● **TASK INSTRUCTIONS**
The string "completed" appears in some lines of the entries that follow; copy each such line.

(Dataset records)
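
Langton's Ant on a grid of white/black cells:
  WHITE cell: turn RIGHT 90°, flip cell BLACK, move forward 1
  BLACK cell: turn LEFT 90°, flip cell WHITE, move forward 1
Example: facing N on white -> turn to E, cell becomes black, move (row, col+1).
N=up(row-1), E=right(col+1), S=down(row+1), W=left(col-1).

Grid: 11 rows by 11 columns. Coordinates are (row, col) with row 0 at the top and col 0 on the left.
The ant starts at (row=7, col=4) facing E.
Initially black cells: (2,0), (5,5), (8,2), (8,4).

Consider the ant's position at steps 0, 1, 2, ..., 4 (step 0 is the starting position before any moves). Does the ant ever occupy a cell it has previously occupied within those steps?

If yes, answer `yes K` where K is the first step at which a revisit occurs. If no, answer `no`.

Answer: no

Derivation:
Step 1: on WHITE (7,4): turn R to S, flip to black, move to (8,4). |black|=5 — new cell
Step 2: on BLACK (8,4): turn L to E, flip to white, move to (8,5). |black|=4 — new cell
Step 3: on WHITE (8,5): turn R to S, flip to black, move to (9,5). |black|=5 — new cell
Step 4: on WHITE (9,5): turn R to W, flip to black, move to (9,4). |black|=6 — new cell
No revisit within 4 steps.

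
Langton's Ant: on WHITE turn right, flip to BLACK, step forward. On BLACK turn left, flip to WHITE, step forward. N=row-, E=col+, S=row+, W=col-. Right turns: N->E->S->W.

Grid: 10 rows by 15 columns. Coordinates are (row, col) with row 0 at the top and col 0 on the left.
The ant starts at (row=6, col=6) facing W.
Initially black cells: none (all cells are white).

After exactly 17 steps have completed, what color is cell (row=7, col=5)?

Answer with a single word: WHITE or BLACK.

Step 1: on WHITE (6,6): turn R to N, flip to black, move to (5,6). |black|=1
Step 2: on WHITE (5,6): turn R to E, flip to black, move to (5,7). |black|=2
Step 3: on WHITE (5,7): turn R to S, flip to black, move to (6,7). |black|=3
Step 4: on WHITE (6,7): turn R to W, flip to black, move to (6,6). |black|=4
Step 5: on BLACK (6,6): turn L to S, flip to white, move to (7,6). |black|=3
Step 6: on WHITE (7,6): turn R to W, flip to black, move to (7,5). |black|=4
Step 7: on WHITE (7,5): turn R to N, flip to black, move to (6,5). |black|=5
Step 8: on WHITE (6,5): turn R to E, flip to black, move to (6,6). |black|=6
Step 9: on WHITE (6,6): turn R to S, flip to black, move to (7,6). |black|=7
Step 10: on BLACK (7,6): turn L to E, flip to white, move to (7,7). |black|=6
Step 11: on WHITE (7,7): turn R to S, flip to black, move to (8,7). |black|=7
Step 12: on WHITE (8,7): turn R to W, flip to black, move to (8,6). |black|=8
Step 13: on WHITE (8,6): turn R to N, flip to black, move to (7,6). |black|=9
Step 14: on WHITE (7,6): turn R to E, flip to black, move to (7,7). |black|=10
Step 15: on BLACK (7,7): turn L to N, flip to white, move to (6,7). |black|=9
Step 16: on BLACK (6,7): turn L to W, flip to white, move to (6,6). |black|=8
Step 17: on BLACK (6,6): turn L to S, flip to white, move to (7,6). |black|=7

Answer: BLACK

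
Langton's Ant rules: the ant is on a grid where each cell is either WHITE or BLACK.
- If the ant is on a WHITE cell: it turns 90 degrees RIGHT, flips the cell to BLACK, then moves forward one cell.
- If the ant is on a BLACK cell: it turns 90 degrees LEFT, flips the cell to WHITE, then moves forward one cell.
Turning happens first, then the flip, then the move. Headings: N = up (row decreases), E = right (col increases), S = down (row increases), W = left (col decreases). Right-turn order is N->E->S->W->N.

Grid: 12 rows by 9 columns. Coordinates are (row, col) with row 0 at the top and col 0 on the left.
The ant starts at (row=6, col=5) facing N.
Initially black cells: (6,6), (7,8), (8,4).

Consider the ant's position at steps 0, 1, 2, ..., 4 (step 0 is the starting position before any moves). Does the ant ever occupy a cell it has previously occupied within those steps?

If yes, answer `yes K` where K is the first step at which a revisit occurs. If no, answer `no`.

Answer: no

Derivation:
Step 1: on WHITE (6,5): turn R to E, flip to black, move to (6,6). |black|=4 — new cell
Step 2: on BLACK (6,6): turn L to N, flip to white, move to (5,6). |black|=3 — new cell
Step 3: on WHITE (5,6): turn R to E, flip to black, move to (5,7). |black|=4 — new cell
Step 4: on WHITE (5,7): turn R to S, flip to black, move to (6,7). |black|=5 — new cell
No revisit within 4 steps.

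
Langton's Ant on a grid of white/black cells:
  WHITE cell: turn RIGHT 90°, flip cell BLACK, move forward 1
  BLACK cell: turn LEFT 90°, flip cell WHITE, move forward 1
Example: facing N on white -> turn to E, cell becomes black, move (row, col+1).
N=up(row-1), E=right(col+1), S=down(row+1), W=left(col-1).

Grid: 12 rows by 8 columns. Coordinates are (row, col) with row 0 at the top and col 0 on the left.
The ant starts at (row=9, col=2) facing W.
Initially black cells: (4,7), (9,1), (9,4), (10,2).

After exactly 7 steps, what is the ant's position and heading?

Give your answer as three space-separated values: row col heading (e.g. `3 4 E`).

Answer: 11 3 S

Derivation:
Step 1: on WHITE (9,2): turn R to N, flip to black, move to (8,2). |black|=5
Step 2: on WHITE (8,2): turn R to E, flip to black, move to (8,3). |black|=6
Step 3: on WHITE (8,3): turn R to S, flip to black, move to (9,3). |black|=7
Step 4: on WHITE (9,3): turn R to W, flip to black, move to (9,2). |black|=8
Step 5: on BLACK (9,2): turn L to S, flip to white, move to (10,2). |black|=7
Step 6: on BLACK (10,2): turn L to E, flip to white, move to (10,3). |black|=6
Step 7: on WHITE (10,3): turn R to S, flip to black, move to (11,3). |black|=7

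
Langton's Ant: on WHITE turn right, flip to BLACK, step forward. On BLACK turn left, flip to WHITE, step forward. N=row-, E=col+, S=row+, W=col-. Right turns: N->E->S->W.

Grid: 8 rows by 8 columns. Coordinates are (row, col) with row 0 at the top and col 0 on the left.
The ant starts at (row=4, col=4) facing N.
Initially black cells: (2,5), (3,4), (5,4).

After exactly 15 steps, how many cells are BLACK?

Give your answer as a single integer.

Answer: 10

Derivation:
Step 1: on WHITE (4,4): turn R to E, flip to black, move to (4,5). |black|=4
Step 2: on WHITE (4,5): turn R to S, flip to black, move to (5,5). |black|=5
Step 3: on WHITE (5,5): turn R to W, flip to black, move to (5,4). |black|=6
Step 4: on BLACK (5,4): turn L to S, flip to white, move to (6,4). |black|=5
Step 5: on WHITE (6,4): turn R to W, flip to black, move to (6,3). |black|=6
Step 6: on WHITE (6,3): turn R to N, flip to black, move to (5,3). |black|=7
Step 7: on WHITE (5,3): turn R to E, flip to black, move to (5,4). |black|=8
Step 8: on WHITE (5,4): turn R to S, flip to black, move to (6,4). |black|=9
Step 9: on BLACK (6,4): turn L to E, flip to white, move to (6,5). |black|=8
Step 10: on WHITE (6,5): turn R to S, flip to black, move to (7,5). |black|=9
Step 11: on WHITE (7,5): turn R to W, flip to black, move to (7,4). |black|=10
Step 12: on WHITE (7,4): turn R to N, flip to black, move to (6,4). |black|=11
Step 13: on WHITE (6,4): turn R to E, flip to black, move to (6,5). |black|=12
Step 14: on BLACK (6,5): turn L to N, flip to white, move to (5,5). |black|=11
Step 15: on BLACK (5,5): turn L to W, flip to white, move to (5,4). |black|=10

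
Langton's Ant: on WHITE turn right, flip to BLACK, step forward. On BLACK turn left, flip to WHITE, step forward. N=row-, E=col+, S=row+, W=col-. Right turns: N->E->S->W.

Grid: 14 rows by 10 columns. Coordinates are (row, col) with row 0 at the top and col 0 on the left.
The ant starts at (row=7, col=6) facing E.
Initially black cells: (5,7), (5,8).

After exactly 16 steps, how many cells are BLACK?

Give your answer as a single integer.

Answer: 10

Derivation:
Step 1: on WHITE (7,6): turn R to S, flip to black, move to (8,6). |black|=3
Step 2: on WHITE (8,6): turn R to W, flip to black, move to (8,5). |black|=4
Step 3: on WHITE (8,5): turn R to N, flip to black, move to (7,5). |black|=5
Step 4: on WHITE (7,5): turn R to E, flip to black, move to (7,6). |black|=6
Step 5: on BLACK (7,6): turn L to N, flip to white, move to (6,6). |black|=5
Step 6: on WHITE (6,6): turn R to E, flip to black, move to (6,7). |black|=6
Step 7: on WHITE (6,7): turn R to S, flip to black, move to (7,7). |black|=7
Step 8: on WHITE (7,7): turn R to W, flip to black, move to (7,6). |black|=8
Step 9: on WHITE (7,6): turn R to N, flip to black, move to (6,6). |black|=9
Step 10: on BLACK (6,6): turn L to W, flip to white, move to (6,5). |black|=8
Step 11: on WHITE (6,5): turn R to N, flip to black, move to (5,5). |black|=9
Step 12: on WHITE (5,5): turn R to E, flip to black, move to (5,6). |black|=10
Step 13: on WHITE (5,6): turn R to S, flip to black, move to (6,6). |black|=11
Step 14: on WHITE (6,6): turn R to W, flip to black, move to (6,5). |black|=12
Step 15: on BLACK (6,5): turn L to S, flip to white, move to (7,5). |black|=11
Step 16: on BLACK (7,5): turn L to E, flip to white, move to (7,6). |black|=10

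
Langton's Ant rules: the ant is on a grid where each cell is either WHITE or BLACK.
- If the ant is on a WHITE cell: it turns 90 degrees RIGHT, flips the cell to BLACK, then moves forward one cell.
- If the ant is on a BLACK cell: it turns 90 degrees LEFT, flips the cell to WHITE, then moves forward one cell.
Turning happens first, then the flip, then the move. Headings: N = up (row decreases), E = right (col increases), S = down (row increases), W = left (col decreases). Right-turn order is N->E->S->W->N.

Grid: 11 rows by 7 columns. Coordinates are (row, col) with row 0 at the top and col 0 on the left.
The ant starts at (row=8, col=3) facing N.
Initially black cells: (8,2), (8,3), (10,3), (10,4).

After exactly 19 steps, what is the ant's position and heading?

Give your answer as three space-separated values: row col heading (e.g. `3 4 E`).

Step 1: on BLACK (8,3): turn L to W, flip to white, move to (8,2). |black|=3
Step 2: on BLACK (8,2): turn L to S, flip to white, move to (9,2). |black|=2
Step 3: on WHITE (9,2): turn R to W, flip to black, move to (9,1). |black|=3
Step 4: on WHITE (9,1): turn R to N, flip to black, move to (8,1). |black|=4
Step 5: on WHITE (8,1): turn R to E, flip to black, move to (8,2). |black|=5
Step 6: on WHITE (8,2): turn R to S, flip to black, move to (9,2). |black|=6
Step 7: on BLACK (9,2): turn L to E, flip to white, move to (9,3). |black|=5
Step 8: on WHITE (9,3): turn R to S, flip to black, move to (10,3). |black|=6
Step 9: on BLACK (10,3): turn L to E, flip to white, move to (10,4). |black|=5
Step 10: on BLACK (10,4): turn L to N, flip to white, move to (9,4). |black|=4
Step 11: on WHITE (9,4): turn R to E, flip to black, move to (9,5). |black|=5
Step 12: on WHITE (9,5): turn R to S, flip to black, move to (10,5). |black|=6
Step 13: on WHITE (10,5): turn R to W, flip to black, move to (10,4). |black|=7
Step 14: on WHITE (10,4): turn R to N, flip to black, move to (9,4). |black|=8
Step 15: on BLACK (9,4): turn L to W, flip to white, move to (9,3). |black|=7
Step 16: on BLACK (9,3): turn L to S, flip to white, move to (10,3). |black|=6
Step 17: on WHITE (10,3): turn R to W, flip to black, move to (10,2). |black|=7
Step 18: on WHITE (10,2): turn R to N, flip to black, move to (9,2). |black|=8
Step 19: on WHITE (9,2): turn R to E, flip to black, move to (9,3). |black|=9

Answer: 9 3 E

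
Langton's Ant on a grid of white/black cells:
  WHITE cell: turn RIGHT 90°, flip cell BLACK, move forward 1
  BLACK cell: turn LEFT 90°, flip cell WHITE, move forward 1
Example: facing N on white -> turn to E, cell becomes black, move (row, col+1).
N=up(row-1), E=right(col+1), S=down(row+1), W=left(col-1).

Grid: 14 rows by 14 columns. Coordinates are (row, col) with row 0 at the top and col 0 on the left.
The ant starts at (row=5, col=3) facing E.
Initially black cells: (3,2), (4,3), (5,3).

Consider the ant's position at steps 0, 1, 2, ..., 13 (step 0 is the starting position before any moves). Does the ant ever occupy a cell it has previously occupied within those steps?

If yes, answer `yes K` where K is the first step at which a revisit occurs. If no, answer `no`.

Answer: yes 7

Derivation:
Step 1: on BLACK (5,3): turn L to N, flip to white, move to (4,3). |black|=2 — new cell
Step 2: on BLACK (4,3): turn L to W, flip to white, move to (4,2). |black|=1 — new cell
Step 3: on WHITE (4,2): turn R to N, flip to black, move to (3,2). |black|=2 — new cell
Step 4: on BLACK (3,2): turn L to W, flip to white, move to (3,1). |black|=1 — new cell
Step 5: on WHITE (3,1): turn R to N, flip to black, move to (2,1). |black|=2 — new cell
Step 6: on WHITE (2,1): turn R to E, flip to black, move to (2,2). |black|=3 — new cell
Step 7: on WHITE (2,2): turn R to S, flip to black, move to (3,2). |black|=4 — REVISIT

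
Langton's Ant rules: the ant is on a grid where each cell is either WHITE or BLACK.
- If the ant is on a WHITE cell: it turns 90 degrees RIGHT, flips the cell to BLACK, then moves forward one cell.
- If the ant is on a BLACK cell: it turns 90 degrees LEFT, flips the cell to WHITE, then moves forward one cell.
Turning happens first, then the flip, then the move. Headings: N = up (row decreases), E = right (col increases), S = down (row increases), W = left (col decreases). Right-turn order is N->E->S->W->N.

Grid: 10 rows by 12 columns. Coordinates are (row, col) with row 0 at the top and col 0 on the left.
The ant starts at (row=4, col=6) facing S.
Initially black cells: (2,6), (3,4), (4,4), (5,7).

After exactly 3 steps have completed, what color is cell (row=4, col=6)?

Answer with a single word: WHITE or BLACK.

Answer: BLACK

Derivation:
Step 1: on WHITE (4,6): turn R to W, flip to black, move to (4,5). |black|=5
Step 2: on WHITE (4,5): turn R to N, flip to black, move to (3,5). |black|=6
Step 3: on WHITE (3,5): turn R to E, flip to black, move to (3,6). |black|=7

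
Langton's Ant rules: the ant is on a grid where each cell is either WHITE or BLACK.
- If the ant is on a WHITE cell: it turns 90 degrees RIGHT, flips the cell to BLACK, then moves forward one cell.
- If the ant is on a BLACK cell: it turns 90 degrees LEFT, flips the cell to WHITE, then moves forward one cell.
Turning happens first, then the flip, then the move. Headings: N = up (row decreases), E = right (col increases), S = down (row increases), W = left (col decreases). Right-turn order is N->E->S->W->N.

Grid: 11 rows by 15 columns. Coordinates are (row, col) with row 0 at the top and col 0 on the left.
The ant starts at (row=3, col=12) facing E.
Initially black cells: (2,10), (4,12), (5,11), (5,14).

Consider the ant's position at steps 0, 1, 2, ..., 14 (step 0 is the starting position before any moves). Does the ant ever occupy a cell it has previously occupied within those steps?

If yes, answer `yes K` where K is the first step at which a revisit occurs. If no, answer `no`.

Answer: yes 5

Derivation:
Step 1: on WHITE (3,12): turn R to S, flip to black, move to (4,12). |black|=5 — new cell
Step 2: on BLACK (4,12): turn L to E, flip to white, move to (4,13). |black|=4 — new cell
Step 3: on WHITE (4,13): turn R to S, flip to black, move to (5,13). |black|=5 — new cell
Step 4: on WHITE (5,13): turn R to W, flip to black, move to (5,12). |black|=6 — new cell
Step 5: on WHITE (5,12): turn R to N, flip to black, move to (4,12). |black|=7 — REVISIT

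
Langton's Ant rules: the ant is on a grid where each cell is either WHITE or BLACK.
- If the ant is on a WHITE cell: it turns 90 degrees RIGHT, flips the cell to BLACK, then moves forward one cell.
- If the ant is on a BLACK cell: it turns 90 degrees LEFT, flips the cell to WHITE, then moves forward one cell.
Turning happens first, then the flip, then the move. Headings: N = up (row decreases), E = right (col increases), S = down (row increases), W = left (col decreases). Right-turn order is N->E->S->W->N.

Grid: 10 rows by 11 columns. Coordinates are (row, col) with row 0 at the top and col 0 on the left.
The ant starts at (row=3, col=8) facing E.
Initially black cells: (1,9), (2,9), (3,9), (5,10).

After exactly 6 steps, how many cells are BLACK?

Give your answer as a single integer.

Step 1: on WHITE (3,8): turn R to S, flip to black, move to (4,8). |black|=5
Step 2: on WHITE (4,8): turn R to W, flip to black, move to (4,7). |black|=6
Step 3: on WHITE (4,7): turn R to N, flip to black, move to (3,7). |black|=7
Step 4: on WHITE (3,7): turn R to E, flip to black, move to (3,8). |black|=8
Step 5: on BLACK (3,8): turn L to N, flip to white, move to (2,8). |black|=7
Step 6: on WHITE (2,8): turn R to E, flip to black, move to (2,9). |black|=8

Answer: 8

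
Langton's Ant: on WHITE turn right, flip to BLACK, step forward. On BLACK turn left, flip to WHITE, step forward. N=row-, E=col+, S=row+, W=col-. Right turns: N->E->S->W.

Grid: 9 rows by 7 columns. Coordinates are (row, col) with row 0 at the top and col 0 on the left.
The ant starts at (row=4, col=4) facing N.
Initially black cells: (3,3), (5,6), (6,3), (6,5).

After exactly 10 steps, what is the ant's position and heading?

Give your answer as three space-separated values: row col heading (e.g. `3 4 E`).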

● **THE ANSWER**
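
After exactly 17 steps have completed, what color is cell (row=7, col=5)?
After exactly 3 steps have completed, what color is cell (row=4, col=6)?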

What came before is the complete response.